Instructions to follow — For the data below, restate word for word only the lines from the line containing "t^3 - 10*t^2 + 17*t - 8 = (t - 8)*(t - 1)^2" through the line containing "(k^2 - 3*k + 2*sqrt(2)*k", both ends included.

[Input records Boundary: Start]

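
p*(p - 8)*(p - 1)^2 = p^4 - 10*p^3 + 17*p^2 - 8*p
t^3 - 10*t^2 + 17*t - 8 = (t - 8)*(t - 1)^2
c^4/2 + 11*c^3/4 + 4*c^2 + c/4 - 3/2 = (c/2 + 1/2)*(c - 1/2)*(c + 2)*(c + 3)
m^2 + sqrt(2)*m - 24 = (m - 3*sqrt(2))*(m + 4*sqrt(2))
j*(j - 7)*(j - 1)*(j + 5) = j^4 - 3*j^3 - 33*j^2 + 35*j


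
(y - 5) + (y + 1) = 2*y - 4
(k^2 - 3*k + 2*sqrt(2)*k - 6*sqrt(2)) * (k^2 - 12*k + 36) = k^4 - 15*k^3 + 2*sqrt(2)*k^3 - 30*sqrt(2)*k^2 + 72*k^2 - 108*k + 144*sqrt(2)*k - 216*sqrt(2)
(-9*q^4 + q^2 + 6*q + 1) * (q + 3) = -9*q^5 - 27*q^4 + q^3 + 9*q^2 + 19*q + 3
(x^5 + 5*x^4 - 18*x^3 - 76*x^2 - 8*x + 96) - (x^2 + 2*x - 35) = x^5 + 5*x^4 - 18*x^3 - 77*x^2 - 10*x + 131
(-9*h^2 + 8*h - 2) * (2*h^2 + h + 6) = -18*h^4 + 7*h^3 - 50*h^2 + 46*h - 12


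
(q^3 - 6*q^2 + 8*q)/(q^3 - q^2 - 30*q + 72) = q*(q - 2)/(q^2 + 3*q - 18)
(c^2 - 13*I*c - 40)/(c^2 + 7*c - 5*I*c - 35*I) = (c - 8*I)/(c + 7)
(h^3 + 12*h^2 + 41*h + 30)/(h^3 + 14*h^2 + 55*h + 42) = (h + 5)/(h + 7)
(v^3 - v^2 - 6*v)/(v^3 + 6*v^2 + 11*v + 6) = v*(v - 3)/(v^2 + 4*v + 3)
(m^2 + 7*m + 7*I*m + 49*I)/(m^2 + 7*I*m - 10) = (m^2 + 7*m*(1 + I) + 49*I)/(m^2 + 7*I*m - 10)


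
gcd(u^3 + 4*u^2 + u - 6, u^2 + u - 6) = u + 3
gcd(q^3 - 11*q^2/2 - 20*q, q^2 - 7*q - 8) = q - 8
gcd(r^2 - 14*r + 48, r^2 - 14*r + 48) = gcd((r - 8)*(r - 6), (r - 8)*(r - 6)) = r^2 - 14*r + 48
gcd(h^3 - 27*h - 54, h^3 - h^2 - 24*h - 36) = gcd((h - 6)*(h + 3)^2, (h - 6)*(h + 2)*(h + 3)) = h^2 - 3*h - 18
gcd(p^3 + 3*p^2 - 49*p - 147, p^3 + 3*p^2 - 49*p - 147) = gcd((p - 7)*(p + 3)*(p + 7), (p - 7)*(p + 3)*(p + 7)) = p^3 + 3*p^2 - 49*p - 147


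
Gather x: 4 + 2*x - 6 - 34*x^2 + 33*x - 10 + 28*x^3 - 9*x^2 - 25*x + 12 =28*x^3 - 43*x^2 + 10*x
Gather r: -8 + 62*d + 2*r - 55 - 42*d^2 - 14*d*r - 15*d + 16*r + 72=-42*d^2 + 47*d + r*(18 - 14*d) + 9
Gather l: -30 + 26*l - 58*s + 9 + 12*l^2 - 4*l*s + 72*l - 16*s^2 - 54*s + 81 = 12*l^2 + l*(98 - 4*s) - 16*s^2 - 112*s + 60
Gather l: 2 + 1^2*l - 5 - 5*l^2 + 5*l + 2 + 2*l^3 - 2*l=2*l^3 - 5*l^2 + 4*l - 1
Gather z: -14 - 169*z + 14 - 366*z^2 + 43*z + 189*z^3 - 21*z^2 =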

[Input records Boundary: End]

The completed task —
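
t^3 - 10*t^2 + 17*t - 8 = (t - 8)*(t - 1)^2
c^4/2 + 11*c^3/4 + 4*c^2 + c/4 - 3/2 = (c/2 + 1/2)*(c - 1/2)*(c + 2)*(c + 3)
m^2 + sqrt(2)*m - 24 = (m - 3*sqrt(2))*(m + 4*sqrt(2))
j*(j - 7)*(j - 1)*(j + 5) = j^4 - 3*j^3 - 33*j^2 + 35*j


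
(y - 5) + (y + 1) = 2*y - 4
(k^2 - 3*k + 2*sqrt(2)*k - 6*sqrt(2)) * (k^2 - 12*k + 36) = k^4 - 15*k^3 + 2*sqrt(2)*k^3 - 30*sqrt(2)*k^2 + 72*k^2 - 108*k + 144*sqrt(2)*k - 216*sqrt(2)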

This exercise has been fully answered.